[Dataset items]

----

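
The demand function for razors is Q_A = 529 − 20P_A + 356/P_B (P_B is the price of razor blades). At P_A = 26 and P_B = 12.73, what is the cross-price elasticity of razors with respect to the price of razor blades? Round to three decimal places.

-0.757

At P_A = 26 and P_B = 12.73: Q_A = 36.965.
∂Q_A/∂P_B = −356/P_B² = -2.1968.
ε = (∂Q_A/∂P_B)(P_B/Q_A) = -2.1968 × (12.73/36.965) ≈ -0.757.
ε < 0: complements.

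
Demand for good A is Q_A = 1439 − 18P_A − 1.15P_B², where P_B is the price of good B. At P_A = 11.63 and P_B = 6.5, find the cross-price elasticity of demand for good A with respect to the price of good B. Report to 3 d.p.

At P_A = 11.63 and P_B = 6.5: Q_A = 1181.072.
∂Q_A/∂P_B = -2.3P_B = -2.3(6.5) = -14.9500.
ε = (∂Q_A/∂P_B)(P_B/Q_A) = -14.9500 × (6.5/1181.072) ≈ -0.082.

-0.082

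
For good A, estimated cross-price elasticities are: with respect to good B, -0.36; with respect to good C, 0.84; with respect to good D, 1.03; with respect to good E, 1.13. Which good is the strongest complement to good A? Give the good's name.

good B

Complements have ε < 0. The most negative value is -0.36 (good B).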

----

* **WHAT THE TASK ASKS**
Your answer must be the lines from the one with "For good A, estimated" through the last line of the data, repeated exactly and with nothing else.

* **RESPONSE BELOW**
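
For good A, estimated cross-price elasticities are: with respect to good B, -0.36; with respect to good C, 0.84; with respect to good D, 1.03; with respect to good E, 1.13. Which good is the strongest complement to good A? Give the good's name.

good B

Complements have ε < 0. The most negative value is -0.36 (good B).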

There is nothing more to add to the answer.